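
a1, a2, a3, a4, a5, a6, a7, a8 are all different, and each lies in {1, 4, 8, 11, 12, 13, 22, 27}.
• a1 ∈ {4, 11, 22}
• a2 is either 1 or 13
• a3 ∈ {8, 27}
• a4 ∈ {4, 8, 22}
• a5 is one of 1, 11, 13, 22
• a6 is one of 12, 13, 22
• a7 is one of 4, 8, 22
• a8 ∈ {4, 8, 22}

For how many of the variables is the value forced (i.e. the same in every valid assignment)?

The 8 variables draw from only 8 values {1, 4, 8, 11, 12, 13, 22, 27}, so each is used; only a6 can be 12, hence a6 = 12.
The 7 still-open variables draw from only 7 values {1, 4, 8, 11, 13, 22, 27}, so each is used; only a3 can be 27, hence a3 = 27.
The 3 variables a4, a7, a8 are confined to {4, 8, 22}, which locks those values in; drop them from a1, a5.
a1 must be 11 (only option left). So a5 can't be 11.
Determined: a1=11, a3=27, a6=12. The other variables each still have more than one consistent value. That makes 3.

3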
═══
__Problem to solve__. Set down each record above without changing a single word.

__Response to the exercise__.
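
a1, a2, a3, a4, a5, a6, a7, a8 are all different, and each lies in {1, 4, 8, 11, 12, 13, 22, 27}.
• a1 ∈ {4, 11, 22}
• a2 is either 1 or 13
• a3 ∈ {8, 27}
• a4 ∈ {4, 8, 22}
• a5 is one of 1, 11, 13, 22
• a6 is one of 12, 13, 22
• a7 is one of 4, 8, 22
• a8 ∈ {4, 8, 22}

For how many of the variables is the value forced (i.e. the same in every valid assignment)?

The 8 variables draw from only 8 values {1, 4, 8, 11, 12, 13, 22, 27}, so each is used; only a6 can be 12, hence a6 = 12.
The 7 still-open variables draw from only 7 values {1, 4, 8, 11, 13, 22, 27}, so each is used; only a3 can be 27, hence a3 = 27.
The 3 variables a4, a7, a8 are confined to {4, 8, 22}, which locks those values in; drop them from a1, a5.
a1 must be 11 (only option left). So a5 can't be 11.
Determined: a1=11, a3=27, a6=12. The other variables each still have more than one consistent value. That makes 3.

3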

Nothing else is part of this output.